**Exercise aim:**
In the entries that follow, find the line containing "filter.gen: depends on", then output exactly every line from the first through that one.

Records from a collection
-- Opening Marker --
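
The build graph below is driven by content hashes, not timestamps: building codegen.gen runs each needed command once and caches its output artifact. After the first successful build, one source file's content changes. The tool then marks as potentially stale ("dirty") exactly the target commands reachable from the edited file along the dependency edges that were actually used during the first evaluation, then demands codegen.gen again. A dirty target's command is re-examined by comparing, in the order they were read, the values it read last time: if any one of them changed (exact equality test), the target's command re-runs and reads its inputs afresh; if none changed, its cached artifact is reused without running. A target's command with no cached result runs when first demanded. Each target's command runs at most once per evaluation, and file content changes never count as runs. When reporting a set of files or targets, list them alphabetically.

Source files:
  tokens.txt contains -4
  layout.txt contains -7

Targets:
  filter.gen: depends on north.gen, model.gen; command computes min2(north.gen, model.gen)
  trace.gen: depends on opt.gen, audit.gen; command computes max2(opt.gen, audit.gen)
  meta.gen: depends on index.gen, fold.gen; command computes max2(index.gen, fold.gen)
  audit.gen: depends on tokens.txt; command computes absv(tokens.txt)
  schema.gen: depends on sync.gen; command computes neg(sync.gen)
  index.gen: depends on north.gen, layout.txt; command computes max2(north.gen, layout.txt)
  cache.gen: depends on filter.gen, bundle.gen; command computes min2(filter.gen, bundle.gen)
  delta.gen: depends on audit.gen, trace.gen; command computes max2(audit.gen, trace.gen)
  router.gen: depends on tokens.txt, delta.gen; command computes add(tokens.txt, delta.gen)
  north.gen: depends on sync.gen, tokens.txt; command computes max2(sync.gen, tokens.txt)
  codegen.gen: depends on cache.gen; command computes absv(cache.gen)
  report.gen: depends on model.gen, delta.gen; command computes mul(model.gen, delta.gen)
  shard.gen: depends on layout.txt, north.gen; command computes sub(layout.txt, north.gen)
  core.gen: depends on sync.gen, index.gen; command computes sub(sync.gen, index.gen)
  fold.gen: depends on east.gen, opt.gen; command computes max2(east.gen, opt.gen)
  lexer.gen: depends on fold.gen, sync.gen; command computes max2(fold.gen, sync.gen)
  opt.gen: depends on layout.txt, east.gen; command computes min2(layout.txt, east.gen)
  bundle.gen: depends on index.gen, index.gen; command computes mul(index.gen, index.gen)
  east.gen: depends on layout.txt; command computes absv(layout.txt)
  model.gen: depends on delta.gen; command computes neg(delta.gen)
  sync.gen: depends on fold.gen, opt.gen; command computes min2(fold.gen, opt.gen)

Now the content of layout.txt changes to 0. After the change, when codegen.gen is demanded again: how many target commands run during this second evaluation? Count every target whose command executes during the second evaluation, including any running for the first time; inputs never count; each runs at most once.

Initial pass — values computed on the first demand:
  audit.gen = absv(-4) = 4
  east.gen = absv(-7) = 7
  opt.gen = min2(-7, 7) = -7
  fold.gen = max2(7, -7) = 7
  sync.gen = min2(7, -7) = -7
  north.gen = max2(-7, -4) = -4
  index.gen = max2(-4, -7) = -4
  bundle.gen = mul(-4, -4) = 16
  trace.gen = max2(-7, 4) = 4
  delta.gen = max2(4, 4) = 4
  model.gen = neg(4) = -4
  filter.gen = min2(-4, -4) = -4
  cache.gen = min2(-4, 16) = -4
  codegen.gen = absv(-4) = 4

Second demand — change propagation:
  east.gen: re-runs because layout.txt -7->0; new result 0.
  opt.gen: re-runs because layout.txt -7->0; east.gen 7->0; new result 0.
  fold.gen: re-runs because east.gen 7->0; opt.gen -7->0; new result 0.
  sync.gen: re-runs because fold.gen 7->0; opt.gen -7->0; new result 0.
  north.gen: re-runs because sync.gen -7->0; new result 0.
  index.gen: re-runs because north.gen -4->0; layout.txt -7->0; new result 0.
  bundle.gen: re-runs because index.gen -4->0; index.gen -4->0; new result 0.
  trace.gen: re-runs because opt.gen -7->0; new result 4 (unchanged).
  delta.gen: re-examined; everything it read last time is the same (audit.gen unchanged, trace.gen unchanged) — cache 4 kept, no run.
  model.gen: re-examined; everything it read last time is the same (delta.gen unchanged) — cache -4 kept, no run.
  filter.gen: re-runs because north.gen -4->0; new result -4 (unchanged).
  cache.gen: re-runs because bundle.gen 16->0; new result -4 (unchanged).
  codegen.gen: re-examined; everything it read last time is the same (cache.gen unchanged) — cache 4 kept, no run.

The important point: at delta.gen every value read last time is unchanged, so the dirty flag clears without a run.

Run set: bundle.gen, cache.gen, east.gen, filter.gen, fold.gen, index.gen, north.gen, opt.gen, sync.gen, trace.gen (10 run).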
-- Closing Marker --
**Solution for this problem:**
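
The build graph below is driven by content hashes, not timestamps: building codegen.gen runs each needed command once and caches its output artifact. After the first successful build, one source file's content changes. The tool then marks as potentially stale ("dirty") exactly the target commands reachable from the edited file along the dependency edges that were actually used during the first evaluation, then demands codegen.gen again. A dirty target's command is re-examined by comparing, in the order they were read, the values it read last time: if any one of them changed (exact equality test), the target's command re-runs and reads its inputs afresh; if none changed, its cached artifact is reused without running. A target's command with no cached result runs when first demanded. Each target's command runs at most once per evaluation, and file content changes never count as runs. When reporting a set of files or targets, list them alphabetically.

Source files:
  tokens.txt contains -4
  layout.txt contains -7

Targets:
  filter.gen: depends on north.gen, model.gen; command computes min2(north.gen, model.gen)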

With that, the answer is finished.